What you will do
Every line of the entries below that carries the string "files" should be copied.

::::

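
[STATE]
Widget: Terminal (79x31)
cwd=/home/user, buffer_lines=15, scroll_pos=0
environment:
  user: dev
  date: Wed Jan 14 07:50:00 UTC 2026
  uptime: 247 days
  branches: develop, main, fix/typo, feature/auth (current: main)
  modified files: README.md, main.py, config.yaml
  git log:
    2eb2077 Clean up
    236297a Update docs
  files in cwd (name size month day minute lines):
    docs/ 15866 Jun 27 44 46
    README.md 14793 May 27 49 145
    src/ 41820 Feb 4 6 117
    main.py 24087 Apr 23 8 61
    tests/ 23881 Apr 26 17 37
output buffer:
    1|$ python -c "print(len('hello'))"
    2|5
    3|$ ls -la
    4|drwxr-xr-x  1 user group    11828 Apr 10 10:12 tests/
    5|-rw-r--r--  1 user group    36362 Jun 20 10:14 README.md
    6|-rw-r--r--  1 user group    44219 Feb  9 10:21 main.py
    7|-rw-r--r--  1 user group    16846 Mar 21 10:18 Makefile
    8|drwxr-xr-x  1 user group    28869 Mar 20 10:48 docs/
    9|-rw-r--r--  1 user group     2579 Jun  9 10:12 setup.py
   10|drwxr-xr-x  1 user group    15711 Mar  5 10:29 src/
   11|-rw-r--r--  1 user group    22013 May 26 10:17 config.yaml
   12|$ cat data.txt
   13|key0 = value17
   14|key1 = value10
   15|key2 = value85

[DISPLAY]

$ python -c "print(len('hello'))"                                              
5                                                                              
$ ls -la                                                                       
drwxr-xr-x  1 user group    11828 Apr 10 10:12 tests/                          
-rw-r--r--  1 user group    36362 Jun 20 10:14 README.md                       
-rw-r--r--  1 user group    44219 Feb  9 10:21 main.py                         
-rw-r--r--  1 user group    16846 Mar 21 10:18 Makefile                        
drwxr-xr-x  1 user group    28869 Mar 20 10:48 docs/                           
-rw-r--r--  1 user group     2579 Jun  9 10:12 setup.py                        
drwxr-xr-x  1 user group    15711 Mar  5 10:29 src/                            
-rw-r--r--  1 user group    22013 May 26 10:17 config.yaml                     
$ cat data.txt                                                                 
key0 = value17                                                                 
key1 = value10                                                                 
key2 = value85                                                                 
$ █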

::::

Problem solution
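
  modified files: README.md, main.py, config.yaml
  files in cwd (name size month day minute lines):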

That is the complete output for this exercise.